• Available data
- Opening Delimiter -
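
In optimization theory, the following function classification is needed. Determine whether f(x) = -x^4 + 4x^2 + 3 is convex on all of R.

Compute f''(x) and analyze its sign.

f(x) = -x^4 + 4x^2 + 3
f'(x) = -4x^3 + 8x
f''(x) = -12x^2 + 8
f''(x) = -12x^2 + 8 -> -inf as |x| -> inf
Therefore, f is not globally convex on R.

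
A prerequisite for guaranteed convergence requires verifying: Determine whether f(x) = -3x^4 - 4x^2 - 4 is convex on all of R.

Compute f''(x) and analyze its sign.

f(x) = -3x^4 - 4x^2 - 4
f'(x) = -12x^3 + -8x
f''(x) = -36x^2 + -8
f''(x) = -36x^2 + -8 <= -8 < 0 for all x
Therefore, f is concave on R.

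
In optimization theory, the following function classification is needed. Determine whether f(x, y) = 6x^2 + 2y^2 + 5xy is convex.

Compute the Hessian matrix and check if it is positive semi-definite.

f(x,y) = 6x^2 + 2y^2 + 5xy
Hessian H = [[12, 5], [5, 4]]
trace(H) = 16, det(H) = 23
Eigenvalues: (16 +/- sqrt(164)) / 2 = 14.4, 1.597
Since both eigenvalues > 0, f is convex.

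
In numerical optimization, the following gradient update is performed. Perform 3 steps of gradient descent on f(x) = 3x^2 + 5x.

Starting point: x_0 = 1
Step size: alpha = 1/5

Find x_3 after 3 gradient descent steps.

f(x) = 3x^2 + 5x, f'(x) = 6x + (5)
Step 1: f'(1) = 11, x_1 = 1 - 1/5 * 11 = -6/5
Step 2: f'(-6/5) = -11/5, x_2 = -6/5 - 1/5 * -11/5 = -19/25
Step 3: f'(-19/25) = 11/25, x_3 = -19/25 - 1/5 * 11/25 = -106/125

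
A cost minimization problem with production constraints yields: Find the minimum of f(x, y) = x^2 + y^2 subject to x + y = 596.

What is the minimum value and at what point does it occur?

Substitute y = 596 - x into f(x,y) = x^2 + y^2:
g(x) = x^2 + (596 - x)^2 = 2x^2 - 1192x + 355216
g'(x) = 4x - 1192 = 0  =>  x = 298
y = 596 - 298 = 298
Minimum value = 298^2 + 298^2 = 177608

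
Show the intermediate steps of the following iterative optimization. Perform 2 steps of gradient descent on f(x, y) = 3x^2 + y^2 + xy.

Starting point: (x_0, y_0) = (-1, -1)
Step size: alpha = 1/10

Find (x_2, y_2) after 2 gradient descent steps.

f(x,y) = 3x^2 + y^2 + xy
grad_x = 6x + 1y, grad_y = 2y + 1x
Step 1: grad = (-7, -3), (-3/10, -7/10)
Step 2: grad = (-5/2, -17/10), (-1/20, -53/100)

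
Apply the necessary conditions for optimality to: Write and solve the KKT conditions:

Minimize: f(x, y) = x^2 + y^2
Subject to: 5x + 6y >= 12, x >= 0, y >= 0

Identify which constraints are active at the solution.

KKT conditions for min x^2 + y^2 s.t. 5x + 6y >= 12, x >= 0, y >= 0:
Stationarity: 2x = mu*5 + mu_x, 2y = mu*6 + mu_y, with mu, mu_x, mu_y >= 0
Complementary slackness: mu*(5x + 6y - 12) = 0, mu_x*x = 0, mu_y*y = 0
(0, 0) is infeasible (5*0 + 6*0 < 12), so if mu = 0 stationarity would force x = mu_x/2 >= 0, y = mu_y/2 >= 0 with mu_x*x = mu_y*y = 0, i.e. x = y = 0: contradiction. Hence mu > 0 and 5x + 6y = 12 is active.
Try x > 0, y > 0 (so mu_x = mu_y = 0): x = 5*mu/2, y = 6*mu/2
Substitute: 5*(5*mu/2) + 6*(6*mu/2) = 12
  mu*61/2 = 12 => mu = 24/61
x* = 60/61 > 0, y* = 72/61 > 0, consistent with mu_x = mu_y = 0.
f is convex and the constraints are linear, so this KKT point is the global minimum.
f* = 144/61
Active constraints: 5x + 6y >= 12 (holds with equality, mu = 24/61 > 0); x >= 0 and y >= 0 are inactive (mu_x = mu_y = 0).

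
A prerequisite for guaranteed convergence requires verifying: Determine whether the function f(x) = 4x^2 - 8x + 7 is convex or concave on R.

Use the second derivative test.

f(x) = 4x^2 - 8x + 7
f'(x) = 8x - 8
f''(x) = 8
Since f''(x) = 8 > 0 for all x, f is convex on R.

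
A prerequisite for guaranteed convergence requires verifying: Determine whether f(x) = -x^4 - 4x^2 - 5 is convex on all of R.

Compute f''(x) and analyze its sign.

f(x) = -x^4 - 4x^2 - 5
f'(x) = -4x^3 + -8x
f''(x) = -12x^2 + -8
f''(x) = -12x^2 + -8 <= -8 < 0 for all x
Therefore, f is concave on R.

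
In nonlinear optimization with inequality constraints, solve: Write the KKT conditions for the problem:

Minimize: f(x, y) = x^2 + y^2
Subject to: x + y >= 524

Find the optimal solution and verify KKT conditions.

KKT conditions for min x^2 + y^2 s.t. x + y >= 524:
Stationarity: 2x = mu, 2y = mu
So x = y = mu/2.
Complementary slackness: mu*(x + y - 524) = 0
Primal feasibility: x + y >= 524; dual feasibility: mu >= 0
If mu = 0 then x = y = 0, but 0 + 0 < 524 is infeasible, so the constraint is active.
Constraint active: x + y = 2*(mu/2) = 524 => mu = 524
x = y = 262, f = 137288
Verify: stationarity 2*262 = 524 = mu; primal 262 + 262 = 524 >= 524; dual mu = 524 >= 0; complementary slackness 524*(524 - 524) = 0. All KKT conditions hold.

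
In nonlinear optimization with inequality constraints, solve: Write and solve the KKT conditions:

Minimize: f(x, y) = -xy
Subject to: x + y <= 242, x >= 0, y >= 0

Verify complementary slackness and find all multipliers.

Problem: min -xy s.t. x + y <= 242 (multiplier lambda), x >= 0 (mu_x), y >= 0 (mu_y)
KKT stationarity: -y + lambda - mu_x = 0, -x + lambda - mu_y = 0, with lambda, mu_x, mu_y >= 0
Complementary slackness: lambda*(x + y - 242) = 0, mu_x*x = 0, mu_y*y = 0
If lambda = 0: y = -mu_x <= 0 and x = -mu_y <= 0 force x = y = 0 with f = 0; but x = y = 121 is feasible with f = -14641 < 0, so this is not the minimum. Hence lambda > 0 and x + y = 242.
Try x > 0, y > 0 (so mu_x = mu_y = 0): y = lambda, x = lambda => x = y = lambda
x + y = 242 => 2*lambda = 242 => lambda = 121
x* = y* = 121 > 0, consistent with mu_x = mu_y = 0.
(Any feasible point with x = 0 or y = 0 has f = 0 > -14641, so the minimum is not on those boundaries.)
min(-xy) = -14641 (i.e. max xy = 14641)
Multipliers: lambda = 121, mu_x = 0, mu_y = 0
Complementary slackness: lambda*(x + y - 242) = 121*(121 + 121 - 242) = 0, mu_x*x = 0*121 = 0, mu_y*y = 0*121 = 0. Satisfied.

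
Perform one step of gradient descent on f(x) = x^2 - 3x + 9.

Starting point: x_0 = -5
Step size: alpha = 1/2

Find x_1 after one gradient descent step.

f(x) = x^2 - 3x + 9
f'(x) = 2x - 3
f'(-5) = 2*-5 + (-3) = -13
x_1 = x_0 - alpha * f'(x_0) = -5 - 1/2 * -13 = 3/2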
- Closing Delimiter -
• Brief
Would you reproduce the entire listing, keeping every line as it is?

• Answer box
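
In optimization theory, the following function classification is needed. Determine whether f(x) = -x^4 + 4x^2 + 3 is convex on all of R.

Compute f''(x) and analyze its sign.

f(x) = -x^4 + 4x^2 + 3
f'(x) = -4x^3 + 8x
f''(x) = -12x^2 + 8
f''(x) = -12x^2 + 8 -> -inf as |x| -> inf
Therefore, f is not globally convex on R.

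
A prerequisite for guaranteed convergence requires verifying: Determine whether f(x) = -3x^4 - 4x^2 - 4 is convex on all of R.

Compute f''(x) and analyze its sign.

f(x) = -3x^4 - 4x^2 - 4
f'(x) = -12x^3 + -8x
f''(x) = -36x^2 + -8
f''(x) = -36x^2 + -8 <= -8 < 0 for all x
Therefore, f is concave on R.

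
In optimization theory, the following function classification is needed. Determine whether f(x, y) = 6x^2 + 2y^2 + 5xy is convex.

Compute the Hessian matrix and check if it is positive semi-definite.

f(x,y) = 6x^2 + 2y^2 + 5xy
Hessian H = [[12, 5], [5, 4]]
trace(H) = 16, det(H) = 23
Eigenvalues: (16 +/- sqrt(164)) / 2 = 14.4, 1.597
Since both eigenvalues > 0, f is convex.

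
In numerical optimization, the following gradient update is performed. Perform 3 steps of gradient descent on f(x) = 3x^2 + 5x.

Starting point: x_0 = 1
Step size: alpha = 1/5

Find x_3 after 3 gradient descent steps.

f(x) = 3x^2 + 5x, f'(x) = 6x + (5)
Step 1: f'(1) = 11, x_1 = 1 - 1/5 * 11 = -6/5
Step 2: f'(-6/5) = -11/5, x_2 = -6/5 - 1/5 * -11/5 = -19/25
Step 3: f'(-19/25) = 11/25, x_3 = -19/25 - 1/5 * 11/25 = -106/125

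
A cost minimization problem with production constraints yields: Find the minimum of f(x, y) = x^2 + y^2 subject to x + y = 596.

What is the minimum value and at what point does it occur?

Substitute y = 596 - x into f(x,y) = x^2 + y^2:
g(x) = x^2 + (596 - x)^2 = 2x^2 - 1192x + 355216
g'(x) = 4x - 1192 = 0  =>  x = 298
y = 596 - 298 = 298
Minimum value = 298^2 + 298^2 = 177608

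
Show the intermediate steps of the following iterative optimization. Perform 2 steps of gradient descent on f(x, y) = 3x^2 + y^2 + xy.

Starting point: (x_0, y_0) = (-1, -1)
Step size: alpha = 1/10

Find (x_2, y_2) after 2 gradient descent steps.

f(x,y) = 3x^2 + y^2 + xy
grad_x = 6x + 1y, grad_y = 2y + 1x
Step 1: grad = (-7, -3), (-3/10, -7/10)
Step 2: grad = (-5/2, -17/10), (-1/20, -53/100)

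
Apply the necessary conditions for optimality to: Write and solve the KKT conditions:

Minimize: f(x, y) = x^2 + y^2
Subject to: 5x + 6y >= 12, x >= 0, y >= 0

Identify which constraints are active at the solution.

KKT conditions for min x^2 + y^2 s.t. 5x + 6y >= 12, x >= 0, y >= 0:
Stationarity: 2x = mu*5 + mu_x, 2y = mu*6 + mu_y, with mu, mu_x, mu_y >= 0
Complementary slackness: mu*(5x + 6y - 12) = 0, mu_x*x = 0, mu_y*y = 0
(0, 0) is infeasible (5*0 + 6*0 < 12), so if mu = 0 stationarity would force x = mu_x/2 >= 0, y = mu_y/2 >= 0 with mu_x*x = mu_y*y = 0, i.e. x = y = 0: contradiction. Hence mu > 0 and 5x + 6y = 12 is active.
Try x > 0, y > 0 (so mu_x = mu_y = 0): x = 5*mu/2, y = 6*mu/2
Substitute: 5*(5*mu/2) + 6*(6*mu/2) = 12
  mu*61/2 = 12 => mu = 24/61
x* = 60/61 > 0, y* = 72/61 > 0, consistent with mu_x = mu_y = 0.
f is convex and the constraints are linear, so this KKT point is the global minimum.
f* = 144/61
Active constraints: 5x + 6y >= 12 (holds with equality, mu = 24/61 > 0); x >= 0 and y >= 0 are inactive (mu_x = mu_y = 0).

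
A prerequisite for guaranteed convergence requires verifying: Determine whether the function f(x) = 4x^2 - 8x + 7 is convex or concave on R.

Use the second derivative test.

f(x) = 4x^2 - 8x + 7
f'(x) = 8x - 8
f''(x) = 8
Since f''(x) = 8 > 0 for all x, f is convex on R.

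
A prerequisite for guaranteed convergence requires verifying: Determine whether f(x) = -x^4 - 4x^2 - 5 is convex on all of R.

Compute f''(x) and analyze its sign.

f(x) = -x^4 - 4x^2 - 5
f'(x) = -4x^3 + -8x
f''(x) = -12x^2 + -8
f''(x) = -12x^2 + -8 <= -8 < 0 for all x
Therefore, f is concave on R.

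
In nonlinear optimization with inequality constraints, solve: Write the KKT conditions for the problem:

Minimize: f(x, y) = x^2 + y^2
Subject to: x + y >= 524

Find the optimal solution and verify KKT conditions.

KKT conditions for min x^2 + y^2 s.t. x + y >= 524:
Stationarity: 2x = mu, 2y = mu
So x = y = mu/2.
Complementary slackness: mu*(x + y - 524) = 0
Primal feasibility: x + y >= 524; dual feasibility: mu >= 0
If mu = 0 then x = y = 0, but 0 + 0 < 524 is infeasible, so the constraint is active.
Constraint active: x + y = 2*(mu/2) = 524 => mu = 524
x = y = 262, f = 137288
Verify: stationarity 2*262 = 524 = mu; primal 262 + 262 = 524 >= 524; dual mu = 524 >= 0; complementary slackness 524*(524 - 524) = 0. All KKT conditions hold.

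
In nonlinear optimization with inequality constraints, solve: Write and solve the KKT conditions:

Minimize: f(x, y) = -xy
Subject to: x + y <= 242, x >= 0, y >= 0

Verify complementary slackness and find all multipliers.

Problem: min -xy s.t. x + y <= 242 (multiplier lambda), x >= 0 (mu_x), y >= 0 (mu_y)
KKT stationarity: -y + lambda - mu_x = 0, -x + lambda - mu_y = 0, with lambda, mu_x, mu_y >= 0
Complementary slackness: lambda*(x + y - 242) = 0, mu_x*x = 0, mu_y*y = 0
If lambda = 0: y = -mu_x <= 0 and x = -mu_y <= 0 force x = y = 0 with f = 0; but x = y = 121 is feasible with f = -14641 < 0, so this is not the minimum. Hence lambda > 0 and x + y = 242.
Try x > 0, y > 0 (so mu_x = mu_y = 0): y = lambda, x = lambda => x = y = lambda
x + y = 242 => 2*lambda = 242 => lambda = 121
x* = y* = 121 > 0, consistent with mu_x = mu_y = 0.
(Any feasible point with x = 0 or y = 0 has f = 0 > -14641, so the minimum is not on those boundaries.)
min(-xy) = -14641 (i.e. max xy = 14641)
Multipliers: lambda = 121, mu_x = 0, mu_y = 0
Complementary slackness: lambda*(x + y - 242) = 121*(121 + 121 - 242) = 0, mu_x*x = 0*121 = 0, mu_y*y = 0*121 = 0. Satisfied.

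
Perform one step of gradient descent on f(x) = x^2 - 3x + 9.

Starting point: x_0 = -5
Step size: alpha = 1/2

Find x_1 after one gradient descent step.

f(x) = x^2 - 3x + 9
f'(x) = 2x - 3
f'(-5) = 2*-5 + (-3) = -13
x_1 = x_0 - alpha * f'(x_0) = -5 - 1/2 * -13 = 3/2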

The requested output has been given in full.